◆ The task: Reproduce each entry exactly.

☆ ☆ ☆ ☆ ☆

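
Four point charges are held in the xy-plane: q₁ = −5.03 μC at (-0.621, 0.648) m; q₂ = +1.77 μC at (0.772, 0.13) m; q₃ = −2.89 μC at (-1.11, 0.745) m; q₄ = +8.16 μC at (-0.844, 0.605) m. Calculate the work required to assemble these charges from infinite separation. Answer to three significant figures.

The assembly work is the sum of pairwise potential energies, U = Σ_{i<j} kqᵢqⱼ/rᵢⱼ.
Pair separations: r₁₂ = 1.49 m, r₁₃ = 0.499 m, r₁₄ = 0.227 m, r₂₃ = 1.98 m, r₂₄ = 1.68 m, r₃₄ = 0.301 m.
Summing all 6 pair terms gives U = -2.07 J.

-2.07 J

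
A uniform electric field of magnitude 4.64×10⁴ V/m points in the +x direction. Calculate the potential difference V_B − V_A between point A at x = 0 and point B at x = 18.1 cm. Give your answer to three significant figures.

In a uniform field, potential decreases in the direction of E: V_B − V_A = −E·Δx.
V_B − V_A = −(4.64×10⁴ V/m)(0.181 m) = -8400 V.

-8400 V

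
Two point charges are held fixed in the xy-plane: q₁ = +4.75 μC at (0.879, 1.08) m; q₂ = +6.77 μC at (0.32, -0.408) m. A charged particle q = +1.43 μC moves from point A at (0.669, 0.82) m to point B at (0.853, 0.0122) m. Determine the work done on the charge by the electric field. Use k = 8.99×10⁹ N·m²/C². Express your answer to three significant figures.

The work done by the electric force is W_field = −ΔU = −q(V_B − V_A) = q(V_A − V_B).
At A: distances to the source charges are 0.334 m, 1.28 m; V_A = Σ kqᵢ/rᵢ = 1.75×10⁵ V.
At B: distances to the source charges are 1.07 m, 0.679 m; V_B = Σ kqᵢ/rᵢ = 1.30×10⁵ V.
ΔV = V_B − V_A = -4.58×10⁴ V.
W_field = −qΔV = −(1.43×10⁻⁶ C)(-4.58×10⁴ V) = 0.0655 J.

0.0655 J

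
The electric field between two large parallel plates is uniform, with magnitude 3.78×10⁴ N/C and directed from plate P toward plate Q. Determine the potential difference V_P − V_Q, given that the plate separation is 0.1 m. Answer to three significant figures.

3780 V

In a uniform field, potential decreases in the direction of E: ΔV = −E·d for a displacement d parallel to E.
Going from Q to P is a displacement of 0.1 m opposite to the field, so V_P − V_Q = +Ed = 3780 V.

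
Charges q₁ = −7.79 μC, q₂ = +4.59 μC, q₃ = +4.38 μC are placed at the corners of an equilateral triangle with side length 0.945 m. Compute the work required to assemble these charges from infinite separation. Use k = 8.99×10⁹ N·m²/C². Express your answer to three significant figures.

-0.473 J

The assembly work is the sum of pairwise potential energies, U = Σ_{i<j} kqᵢqⱼ/rᵢⱼ.
All three pair separations equal the side length, 0.945 m.
U = (-0.340) + (-0.325) + (0.191) = -0.473 J.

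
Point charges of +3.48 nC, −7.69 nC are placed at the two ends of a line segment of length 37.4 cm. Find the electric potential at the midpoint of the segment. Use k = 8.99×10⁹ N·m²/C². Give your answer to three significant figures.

-202 V

Electric potential is a scalar, so the contributions from each charge add algebraically: V = Σ kqᵢ/rᵢ.
Each charge is 0.187 m from the midpoint.
V = k[(3.48×10⁻⁹)/(0.187) + (-7.69×10⁻⁹)/(0.187)] = -202 V.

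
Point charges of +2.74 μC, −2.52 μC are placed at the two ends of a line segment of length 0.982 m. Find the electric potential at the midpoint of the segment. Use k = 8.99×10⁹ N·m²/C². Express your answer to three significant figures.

4030 V

The total potential is the scalar sum of each charge's contribution, V = Σ kqᵢ/rᵢ.
Each charge is 0.491 m from the midpoint.
V = k[(2.74×10⁻⁶)/(0.491) + (-2.52×10⁻⁶)/(0.491)] = 4030 V.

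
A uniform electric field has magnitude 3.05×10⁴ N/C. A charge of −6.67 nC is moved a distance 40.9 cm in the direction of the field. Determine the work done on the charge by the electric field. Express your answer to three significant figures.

-8.32×10⁻⁵ J

The potential change for a displacement 40.9 cm in the direction of the field is ΔV = −Ed = -1.25×10⁴ V.
W_field = −qΔV = -8.32×10⁻⁵ J.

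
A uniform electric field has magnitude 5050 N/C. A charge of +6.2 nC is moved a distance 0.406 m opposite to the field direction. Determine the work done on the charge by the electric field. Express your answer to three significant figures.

-1.27×10⁻⁵ J

The potential change for a displacement 0.406 m opposite to the field direction is ΔV = +Ed = 2050 V.
W_field = −qΔV = -1.27×10⁻⁵ J.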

☆ ☆ ☆ ☆ ☆

◆ Task result:
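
Four point charges are held in the xy-plane: q₁ = −5.03 μC at (-0.621, 0.648) m; q₂ = +1.77 μC at (0.772, 0.13) m; q₃ = −2.89 μC at (-1.11, 0.745) m; q₄ = +8.16 μC at (-0.844, 0.605) m. Calculate the work required to assemble these charges from infinite separation. Answer to three significant figures.

The assembly work is the sum of pairwise potential energies, U = Σ_{i<j} kqᵢqⱼ/rᵢⱼ.
Pair separations: r₁₂ = 1.49 m, r₁₃ = 0.499 m, r₁₄ = 0.227 m, r₂₃ = 1.98 m, r₂₄ = 1.68 m, r₃₄ = 0.301 m.
Summing all 6 pair terms gives U = -2.07 J.

-2.07 J

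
A uniform electric field of magnitude 4.64×10⁴ V/m points in the +x direction. Calculate the potential difference V_B − V_A between point A at x = 0 and point B at x = 18.1 cm. Give your answer to three significant figures.

In a uniform field, potential decreases in the direction of E: V_B − V_A = −E·Δx.
V_B − V_A = −(4.64×10⁴ V/m)(0.181 m) = -8400 V.

-8400 V

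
Two point charges are held fixed in the xy-plane: q₁ = +4.75 μC at (0.879, 1.08) m; q₂ = +6.77 μC at (0.32, -0.408) m. A charged particle q = +1.43 μC moves from point A at (0.669, 0.82) m to point B at (0.853, 0.0122) m. Determine the work done on the charge by the electric field. Use k = 8.99×10⁹ N·m²/C². Express your answer to three significant figures.

The work done by the electric force is W_field = −ΔU = −q(V_B − V_A) = q(V_A − V_B).
At A: distances to the source charges are 0.334 m, 1.28 m; V_A = Σ kqᵢ/rᵢ = 1.75×10⁵ V.
At B: distances to the source charges are 1.07 m, 0.679 m; V_B = Σ kqᵢ/rᵢ = 1.30×10⁵ V.
ΔV = V_B − V_A = -4.58×10⁴ V.
W_field = −qΔV = −(1.43×10⁻⁶ C)(-4.58×10⁴ V) = 0.0655 J.

0.0655 J

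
The electric field between two large parallel plates is uniform, with magnitude 3.78×10⁴ N/C and directed from plate P toward plate Q. Determine the potential difference V_P − V_Q, given that the plate separation is 0.1 m. Answer to three significant figures.

3780 V

In a uniform field, potential decreases in the direction of E: ΔV = −E·d for a displacement d parallel to E.
Going from Q to P is a displacement of 0.1 m opposite to the field, so V_P − V_Q = +Ed = 3780 V.

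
Charges q₁ = −7.79 μC, q₂ = +4.59 μC, q₃ = +4.38 μC are placed at the corners of an equilateral triangle with side length 0.945 m. Compute the work required to assemble these charges from infinite separation. Use k = 8.99×10⁹ N·m²/C². Express your answer to three significant figures.

-0.473 J

The assembly work is the sum of pairwise potential energies, U = Σ_{i<j} kqᵢqⱼ/rᵢⱼ.
All three pair separations equal the side length, 0.945 m.
U = (-0.340) + (-0.325) + (0.191) = -0.473 J.

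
Point charges of +3.48 nC, −7.69 nC are placed at the two ends of a line segment of length 37.4 cm. Find the electric potential at the midpoint of the segment. Use k = 8.99×10⁹ N·m²/C². Give your answer to three significant figures.

-202 V

Electric potential is a scalar, so the contributions from each charge add algebraically: V = Σ kqᵢ/rᵢ.
Each charge is 0.187 m from the midpoint.
V = k[(3.48×10⁻⁹)/(0.187) + (-7.69×10⁻⁹)/(0.187)] = -202 V.

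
Point charges of +2.74 μC, −2.52 μC are placed at the two ends of a line segment of length 0.982 m. Find the electric potential at the midpoint of the segment. Use k = 8.99×10⁹ N·m²/C². Express your answer to three significant figures.

4030 V

The total potential is the scalar sum of each charge's contribution, V = Σ kqᵢ/rᵢ.
Each charge is 0.491 m from the midpoint.
V = k[(2.74×10⁻⁶)/(0.491) + (-2.52×10⁻⁶)/(0.491)] = 4030 V.

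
A uniform electric field has magnitude 3.05×10⁴ N/C. A charge of −6.67 nC is moved a distance 40.9 cm in the direction of the field. Determine the work done on the charge by the electric field. Express your answer to three significant figures.

-8.32×10⁻⁵ J

The potential change for a displacement 40.9 cm in the direction of the field is ΔV = −Ed = -1.25×10⁴ V.
W_field = −qΔV = -8.32×10⁻⁵ J.

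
A uniform electric field has magnitude 5050 N/C. A charge of +6.2 nC is moved a distance 0.406 m opposite to the field direction. Determine the work done on the charge by the electric field. Express your answer to three significant figures.

-1.27×10⁻⁵ J

The potential change for a displacement 0.406 m opposite to the field direction is ΔV = +Ed = 2050 V.
W_field = −qΔV = -1.27×10⁻⁵ J.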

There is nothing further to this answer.